What you have to do:
Would it be possible to reproduce every entry exactly, please?

Extracted data entries
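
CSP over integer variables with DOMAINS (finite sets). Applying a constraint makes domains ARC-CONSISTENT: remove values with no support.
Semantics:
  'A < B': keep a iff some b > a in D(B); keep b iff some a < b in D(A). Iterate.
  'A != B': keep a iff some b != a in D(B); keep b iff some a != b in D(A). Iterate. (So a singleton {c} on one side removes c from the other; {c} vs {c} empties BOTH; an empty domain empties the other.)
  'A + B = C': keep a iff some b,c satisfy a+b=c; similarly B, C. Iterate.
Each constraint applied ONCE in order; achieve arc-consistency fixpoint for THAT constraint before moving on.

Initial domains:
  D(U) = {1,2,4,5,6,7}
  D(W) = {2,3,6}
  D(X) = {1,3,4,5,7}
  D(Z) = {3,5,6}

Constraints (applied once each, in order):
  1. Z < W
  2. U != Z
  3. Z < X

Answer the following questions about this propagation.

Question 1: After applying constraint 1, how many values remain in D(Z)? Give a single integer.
Answer: 2

Derivation:
Constraint 1 (Z < W) on D(Z)={3,5,6} D(W)={2,3,6}: Z {3,5,6}->{3,5}; W {2,3,6}->{6}
So after constraint 1: D(Z)={3,5}, size = 2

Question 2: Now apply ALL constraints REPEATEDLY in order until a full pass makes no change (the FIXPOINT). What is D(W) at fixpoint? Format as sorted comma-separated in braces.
pass 0 (initial): D(W)={2,3,6}
pass 1: W {2,3,6}->{6}; X {1,3,4,5,7}->{4,5,7}; Z {3,5,6}->{3,5}
pass 2: no change
Fixpoint after 2 passes: D(W) = {6}

Answer: {6}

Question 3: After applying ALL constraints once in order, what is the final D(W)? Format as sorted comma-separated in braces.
Answer: {6}

Derivation:
Constraint 1 (Z < W) on D(Z)={3,5,6} D(W)={2,3,6}: Z {3,5,6}->{3,5}; W {2,3,6}->{6}
Constraint 2 (U != Z) on D(U)={1,2,4,5,6,7} D(Z)={3,5}: no change
Constraint 3 (Z < X) on D(Z)={3,5} D(X)={1,3,4,5,7}: X {1,3,4,5,7}->{4,5,7}
So after all 3 constraints: D(W) = {6}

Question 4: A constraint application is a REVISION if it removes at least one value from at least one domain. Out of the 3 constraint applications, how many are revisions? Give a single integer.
Answer: 2

Derivation:
Constraint 1 (Z < W) on D(Z)={3,5,6} D(W)={2,3,6}: Z {3,5,6}->{3,5}; W {2,3,6}->{6} => REVISION
Constraint 2 (U != Z) on D(U)={1,2,4,5,6,7} D(Z)={3,5}: no change => not a revision
Constraint 3 (Z < X) on D(Z)={3,5} D(X)={1,3,4,5,7}: X {1,3,4,5,7}->{4,5,7} => REVISION
Total revisions = 2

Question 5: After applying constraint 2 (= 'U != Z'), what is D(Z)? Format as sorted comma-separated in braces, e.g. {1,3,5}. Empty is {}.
Constraint 1 (Z < W) on D(Z)={3,5,6} D(W)={2,3,6}: Z {3,5,6}->{3,5}; W {2,3,6}->{6}
Constraint 2 (U != Z) on D(U)={1,2,4,5,6,7} D(Z)={3,5}: no change
So after constraint 2: D(Z) = {3,5}

Answer: {3,5}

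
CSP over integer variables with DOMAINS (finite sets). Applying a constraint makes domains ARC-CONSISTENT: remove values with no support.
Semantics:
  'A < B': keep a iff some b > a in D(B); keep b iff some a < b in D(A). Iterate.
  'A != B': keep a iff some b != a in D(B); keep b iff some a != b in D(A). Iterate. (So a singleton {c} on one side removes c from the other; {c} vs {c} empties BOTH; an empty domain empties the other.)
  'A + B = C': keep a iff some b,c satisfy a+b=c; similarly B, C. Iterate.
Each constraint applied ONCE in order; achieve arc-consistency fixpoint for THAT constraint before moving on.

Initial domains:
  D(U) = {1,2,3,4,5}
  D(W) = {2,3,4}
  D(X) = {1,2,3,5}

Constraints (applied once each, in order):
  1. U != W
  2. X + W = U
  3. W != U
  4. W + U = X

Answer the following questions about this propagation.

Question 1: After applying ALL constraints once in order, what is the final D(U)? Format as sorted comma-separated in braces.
Constraint 1 (U != W) on D(U)={1,2,3,4,5} D(W)={2,3,4}: no change
Constraint 2 (X + W = U) on D(X)={1,2,3,5} D(W)={2,3,4} D(U)={1,2,3,4,5}: X {1,2,3,5}->{1,2,3}; U {1,2,3,4,5}->{3,4,5}
Constraint 3 (W != U) on D(W)={2,3,4} D(U)={3,4,5}: no change
Constraint 4 (W + U = X) on D(W)={2,3,4} D(U)={3,4,5} D(X)={1,2,3}: W {2,3,4}->{}; U {3,4,5}->{}; X {1,2,3}->{}
So after all 4 constraints: D(U) = {}

Answer: {}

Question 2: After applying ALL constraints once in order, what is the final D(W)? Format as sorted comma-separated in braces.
Answer: {}

Derivation:
Constraint 1 (U != W) on D(U)={1,2,3,4,5} D(W)={2,3,4}: no change
Constraint 2 (X + W = U) on D(X)={1,2,3,5} D(W)={2,3,4} D(U)={1,2,3,4,5}: X {1,2,3,5}->{1,2,3}; U {1,2,3,4,5}->{3,4,5}
Constraint 3 (W != U) on D(W)={2,3,4} D(U)={3,4,5}: no change
Constraint 4 (W + U = X) on D(W)={2,3,4} D(U)={3,4,5} D(X)={1,2,3}: W {2,3,4}->{}; U {3,4,5}->{}; X {1,2,3}->{}
So after all 4 constraints: D(W) = {}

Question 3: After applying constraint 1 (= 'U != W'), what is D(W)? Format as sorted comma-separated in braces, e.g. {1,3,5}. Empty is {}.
Constraint 1 (U != W) on D(U)={1,2,3,4,5} D(W)={2,3,4}: no change
So after constraint 1: D(W) = {2,3,4}

Answer: {2,3,4}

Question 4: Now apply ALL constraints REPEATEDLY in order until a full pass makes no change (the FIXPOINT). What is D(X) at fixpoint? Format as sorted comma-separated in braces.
pass 0 (initial): D(X)={1,2,3,5}
pass 1: U {1,2,3,4,5}->{}; W {2,3,4}->{}; X {1,2,3,5}->{}
pass 2: no change
Fixpoint after 2 passes: D(X) = {}

Answer: {}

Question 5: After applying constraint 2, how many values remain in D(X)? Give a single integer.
Answer: 3

Derivation:
Constraint 1 (U != W) on D(U)={1,2,3,4,5} D(W)={2,3,4}: no change
Constraint 2 (X + W = U) on D(X)={1,2,3,5} D(W)={2,3,4} D(U)={1,2,3,4,5}: X {1,2,3,5}->{1,2,3}; U {1,2,3,4,5}->{3,4,5}
So after constraint 2: D(X)={1,2,3}, size = 3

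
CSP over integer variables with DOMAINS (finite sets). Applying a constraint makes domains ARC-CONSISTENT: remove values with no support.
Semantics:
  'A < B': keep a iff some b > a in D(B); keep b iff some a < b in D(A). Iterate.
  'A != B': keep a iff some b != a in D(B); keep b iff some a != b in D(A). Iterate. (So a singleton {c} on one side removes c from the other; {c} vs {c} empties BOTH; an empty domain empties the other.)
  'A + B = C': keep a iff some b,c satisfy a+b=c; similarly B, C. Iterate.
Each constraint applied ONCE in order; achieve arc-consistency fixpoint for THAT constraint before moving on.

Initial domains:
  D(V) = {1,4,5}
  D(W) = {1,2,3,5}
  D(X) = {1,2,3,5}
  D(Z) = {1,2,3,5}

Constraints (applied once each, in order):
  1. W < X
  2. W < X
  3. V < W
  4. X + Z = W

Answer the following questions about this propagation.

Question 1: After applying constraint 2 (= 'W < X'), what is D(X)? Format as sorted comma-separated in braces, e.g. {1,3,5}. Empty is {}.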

Answer to this exercise:
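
CSP over integer variables with DOMAINS (finite sets). Applying a constraint makes domains ARC-CONSISTENT: remove values with no support.
Semantics:
  'A < B': keep a iff some b > a in D(B); keep b iff some a < b in D(A). Iterate.
  'A != B': keep a iff some b != a in D(B); keep b iff some a != b in D(A). Iterate. (So a singleton {c} on one side removes c from the other; {c} vs {c} empties BOTH; an empty domain empties the other.)
  'A + B = C': keep a iff some b,c satisfy a+b=c; similarly B, C. Iterate.
Each constraint applied ONCE in order; achieve arc-consistency fixpoint for THAT constraint before moving on.

Initial domains:
  D(U) = {1,2,4,5,6,7}
  D(W) = {2,3,6}
  D(X) = {1,3,4,5,7}
  D(Z) = {3,5,6}

Constraints (applied once each, in order):
  1. Z < W
  2. U != Z
  3. Z < X

Answer the following questions about this propagation.

Question 1: After applying constraint 1, how many values remain in D(Z)? Give a single integer.
Answer: 2

Derivation:
Constraint 1 (Z < W) on D(Z)={3,5,6} D(W)={2,3,6}: Z {3,5,6}->{3,5}; W {2,3,6}->{6}
So after constraint 1: D(Z)={3,5}, size = 2

Question 2: Now apply ALL constraints REPEATEDLY in order until a full pass makes no change (the FIXPOINT). What is D(W) at fixpoint? Format as sorted comma-separated in braces.
pass 0 (initial): D(W)={2,3,6}
pass 1: W {2,3,6}->{6}; X {1,3,4,5,7}->{4,5,7}; Z {3,5,6}->{3,5}
pass 2: no change
Fixpoint after 2 passes: D(W) = {6}

Answer: {6}

Question 3: After applying ALL constraints once in order, what is the final D(W)? Format as sorted comma-separated in braces.
Answer: {6}

Derivation:
Constraint 1 (Z < W) on D(Z)={3,5,6} D(W)={2,3,6}: Z {3,5,6}->{3,5}; W {2,3,6}->{6}
Constraint 2 (U != Z) on D(U)={1,2,4,5,6,7} D(Z)={3,5}: no change
Constraint 3 (Z < X) on D(Z)={3,5} D(X)={1,3,4,5,7}: X {1,3,4,5,7}->{4,5,7}
So after all 3 constraints: D(W) = {6}

Question 4: A constraint application is a REVISION if it removes at least one value from at least one domain. Out of the 3 constraint applications, how many are revisions? Give a single integer.
Answer: 2

Derivation:
Constraint 1 (Z < W) on D(Z)={3,5,6} D(W)={2,3,6}: Z {3,5,6}->{3,5}; W {2,3,6}->{6} => REVISION
Constraint 2 (U != Z) on D(U)={1,2,4,5,6,7} D(Z)={3,5}: no change => not a revision
Constraint 3 (Z < X) on D(Z)={3,5} D(X)={1,3,4,5,7}: X {1,3,4,5,7}->{4,5,7} => REVISION
Total revisions = 2

Question 5: After applying constraint 2 (= 'U != Z'), what is D(Z)? Format as sorted comma-separated in braces, e.g. {1,3,5}. Empty is {}.
Constraint 1 (Z < W) on D(Z)={3,5,6} D(W)={2,3,6}: Z {3,5,6}->{3,5}; W {2,3,6}->{6}
Constraint 2 (U != Z) on D(U)={1,2,4,5,6,7} D(Z)={3,5}: no change
So after constraint 2: D(Z) = {3,5}

Answer: {3,5}

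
CSP over integer variables with DOMAINS (finite sets). Applying a constraint makes domains ARC-CONSISTENT: remove values with no support.
Semantics:
  'A < B': keep a iff some b > a in D(B); keep b iff some a < b in D(A). Iterate.
  'A != B': keep a iff some b != a in D(B); keep b iff some a != b in D(A). Iterate. (So a singleton {c} on one side removes c from the other; {c} vs {c} empties BOTH; an empty domain empties the other.)
  'A + B = C': keep a iff some b,c satisfy a+b=c; similarly B, C. Iterate.
Each constraint applied ONCE in order; achieve arc-consistency fixpoint for THAT constraint before moving on.

Initial domains:
  D(U) = {1,2,3,4,5}
  D(W) = {2,3,4}
  D(X) = {1,2,3,5}

Constraints (applied once each, in order):
  1. U != W
  2. X + W = U
  3. W != U
  4. W + U = X

Answer the following questions about this propagation.

Question 1: After applying ALL constraints once in order, what is the final D(U)? Format as sorted comma-separated in braces.
Constraint 1 (U != W) on D(U)={1,2,3,4,5} D(W)={2,3,4}: no change
Constraint 2 (X + W = U) on D(X)={1,2,3,5} D(W)={2,3,4} D(U)={1,2,3,4,5}: X {1,2,3,5}->{1,2,3}; U {1,2,3,4,5}->{3,4,5}
Constraint 3 (W != U) on D(W)={2,3,4} D(U)={3,4,5}: no change
Constraint 4 (W + U = X) on D(W)={2,3,4} D(U)={3,4,5} D(X)={1,2,3}: W {2,3,4}->{}; U {3,4,5}->{}; X {1,2,3}->{}
So after all 4 constraints: D(U) = {}

Answer: {}

Question 2: After applying ALL constraints once in order, what is the final D(W)? Format as sorted comma-separated in braces.
Answer: {}

Derivation:
Constraint 1 (U != W) on D(U)={1,2,3,4,5} D(W)={2,3,4}: no change
Constraint 2 (X + W = U) on D(X)={1,2,3,5} D(W)={2,3,4} D(U)={1,2,3,4,5}: X {1,2,3,5}->{1,2,3}; U {1,2,3,4,5}->{3,4,5}
Constraint 3 (W != U) on D(W)={2,3,4} D(U)={3,4,5}: no change
Constraint 4 (W + U = X) on D(W)={2,3,4} D(U)={3,4,5} D(X)={1,2,3}: W {2,3,4}->{}; U {3,4,5}->{}; X {1,2,3}->{}
So after all 4 constraints: D(W) = {}

Question 3: After applying constraint 1 (= 'U != W'), what is D(W)? Format as sorted comma-separated in braces, e.g. {1,3,5}. Empty is {}.
Constraint 1 (U != W) on D(U)={1,2,3,4,5} D(W)={2,3,4}: no change
So after constraint 1: D(W) = {2,3,4}

Answer: {2,3,4}

Question 4: Now apply ALL constraints REPEATEDLY in order until a full pass makes no change (the FIXPOINT). What is D(X) at fixpoint? Format as sorted comma-separated in braces.
pass 0 (initial): D(X)={1,2,3,5}
pass 1: U {1,2,3,4,5}->{}; W {2,3,4}->{}; X {1,2,3,5}->{}
pass 2: no change
Fixpoint after 2 passes: D(X) = {}

Answer: {}

Question 5: After applying constraint 2, how many values remain in D(X)? Give a single integer.
Answer: 3

Derivation:
Constraint 1 (U != W) on D(U)={1,2,3,4,5} D(W)={2,3,4}: no change
Constraint 2 (X + W = U) on D(X)={1,2,3,5} D(W)={2,3,4} D(U)={1,2,3,4,5}: X {1,2,3,5}->{1,2,3}; U {1,2,3,4,5}->{3,4,5}
So after constraint 2: D(X)={1,2,3}, size = 3

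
CSP over integer variables with DOMAINS (finite sets). Applying a constraint makes domains ARC-CONSISTENT: remove values with no support.
Semantics:
  'A < B': keep a iff some b > a in D(B); keep b iff some a < b in D(A). Iterate.
  'A != B': keep a iff some b != a in D(B); keep b iff some a != b in D(A). Iterate. (So a singleton {c} on one side removes c from the other; {c} vs {c} empties BOTH; an empty domain empties the other.)
  'A + B = C': keep a iff some b,c satisfy a+b=c; similarly B, C. Iterate.
Each constraint applied ONCE in order; achieve arc-consistency fixpoint for THAT constraint before moving on.

Initial domains:
  D(V) = {1,4,5}
  D(W) = {1,2,3,5}
  D(X) = {1,2,3,5}
  D(Z) = {1,2,3,5}

Constraints (applied once each, in order):
  1. W < X
  2. W < X
  3. V < W
  4. X + Z = W

Answer the following questions about this propagation.

Question 1: After applying constraint 2 (= 'W < X'), what is D(X)? Format as sorted comma-separated in braces, e.g. {1,3,5}. Empty is {}.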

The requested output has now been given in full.